Problem requirements: I need every line of the material below that includes the string "probability".

Given information:

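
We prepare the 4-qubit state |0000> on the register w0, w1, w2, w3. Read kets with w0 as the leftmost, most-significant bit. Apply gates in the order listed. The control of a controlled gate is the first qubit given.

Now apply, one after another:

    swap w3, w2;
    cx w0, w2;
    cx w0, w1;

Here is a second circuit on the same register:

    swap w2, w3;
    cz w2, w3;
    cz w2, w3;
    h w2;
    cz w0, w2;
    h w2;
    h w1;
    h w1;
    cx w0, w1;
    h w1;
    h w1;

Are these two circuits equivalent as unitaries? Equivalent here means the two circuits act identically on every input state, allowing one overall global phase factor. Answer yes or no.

Yes — the two circuits implement the same unitary up to a global phase.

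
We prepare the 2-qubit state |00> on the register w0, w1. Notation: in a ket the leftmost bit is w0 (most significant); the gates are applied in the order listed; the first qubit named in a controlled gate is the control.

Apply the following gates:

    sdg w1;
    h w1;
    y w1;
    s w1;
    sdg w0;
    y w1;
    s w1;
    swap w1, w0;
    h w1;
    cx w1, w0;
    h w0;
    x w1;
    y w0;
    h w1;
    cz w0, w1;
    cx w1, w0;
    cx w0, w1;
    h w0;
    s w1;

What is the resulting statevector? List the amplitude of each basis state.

After the circuit, the state carries amplitude 0 on |00>, -sqrt(2)*I/2 on |01>, 0 on |10>, sqrt(2)*I/2 on |11>.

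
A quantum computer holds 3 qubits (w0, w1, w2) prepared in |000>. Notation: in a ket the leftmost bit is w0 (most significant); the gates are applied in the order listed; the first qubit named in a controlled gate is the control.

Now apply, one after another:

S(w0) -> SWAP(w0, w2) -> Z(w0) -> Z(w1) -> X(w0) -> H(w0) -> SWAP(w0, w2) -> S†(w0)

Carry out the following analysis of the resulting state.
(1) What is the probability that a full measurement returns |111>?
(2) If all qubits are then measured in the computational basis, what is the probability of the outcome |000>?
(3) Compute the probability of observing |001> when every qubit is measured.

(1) The probability of measuring |111> is 0.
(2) A full measurement returns |000> with probability 1/2.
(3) Outcome |001> occurs with probability 1/2.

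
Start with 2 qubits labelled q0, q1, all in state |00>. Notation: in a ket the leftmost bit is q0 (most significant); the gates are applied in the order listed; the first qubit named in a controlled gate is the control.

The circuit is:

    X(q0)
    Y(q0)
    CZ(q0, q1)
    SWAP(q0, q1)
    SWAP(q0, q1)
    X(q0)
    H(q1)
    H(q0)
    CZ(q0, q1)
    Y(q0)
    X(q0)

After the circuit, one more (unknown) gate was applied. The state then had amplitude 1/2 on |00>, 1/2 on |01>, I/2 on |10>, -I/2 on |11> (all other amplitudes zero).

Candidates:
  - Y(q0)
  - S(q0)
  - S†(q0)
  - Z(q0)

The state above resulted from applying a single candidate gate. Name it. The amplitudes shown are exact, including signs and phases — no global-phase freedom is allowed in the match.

The unique candidate consistent with the amplitudes is S(q0).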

Response to this exercise:
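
(1) What is the probability that a full measurement returns |111>?
(2) If all qubits are then measured in the computational basis, what is the probability of the outcome |000>?
(3) Compute the probability of observing |001> when every qubit is measured.
(1) The probability of measuring |111> is 0.
(2) A full measurement returns |000> with probability 1/2.
(3) Outcome |001> occurs with probability 1/2.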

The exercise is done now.